TASK PROMPT:
Each record below needs to be written out exactly as it appears.

INPUT DATA:
________________________________________

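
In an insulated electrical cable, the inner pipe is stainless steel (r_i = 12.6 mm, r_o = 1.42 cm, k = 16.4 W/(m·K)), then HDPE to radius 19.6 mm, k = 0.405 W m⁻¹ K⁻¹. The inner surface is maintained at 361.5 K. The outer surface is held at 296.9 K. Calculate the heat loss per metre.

Series thermal resistances, inner to outer:
  R'_stainless steel = ln(0.0142/0.0126)/(2πk) = 0.1195/(2π·16.4) = 0.001160 m·K/W
  R'_HDPE = ln(0.0196/0.0142)/(2πk) = 0.3223/(2π·0.405) = 0.1267 m·K/W
ΣR = 0.001160 + 0.1267 = 0.1279 m·K/W
Q' = ΔT/ΣR = (361.5 K − 296.9 K)/0.1279 = 505 W/m

Q' = 505 W/m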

________________________________________

RESULT FOR THIS TASK:
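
In an insulated electrical cable, the inner pipe is stainless steel (r_i = 12.6 mm, r_o = 1.42 cm, k = 16.4 W/(m·K)), then HDPE to radius 19.6 mm, k = 0.405 W m⁻¹ K⁻¹. The inner surface is maintained at 361.5 K. The outer surface is held at 296.9 K. Calculate the heat loss per metre.

Series thermal resistances, inner to outer:
  R'_stainless steel = ln(0.0142/0.0126)/(2πk) = 0.1195/(2π·16.4) = 0.001160 m·K/W
  R'_HDPE = ln(0.0196/0.0142)/(2πk) = 0.3223/(2π·0.405) = 0.1267 m·K/W
ΣR = 0.001160 + 0.1267 = 0.1279 m·K/W
Q' = ΔT/ΣR = (361.5 K − 296.9 K)/0.1279 = 505 W/m

Q' = 505 W/m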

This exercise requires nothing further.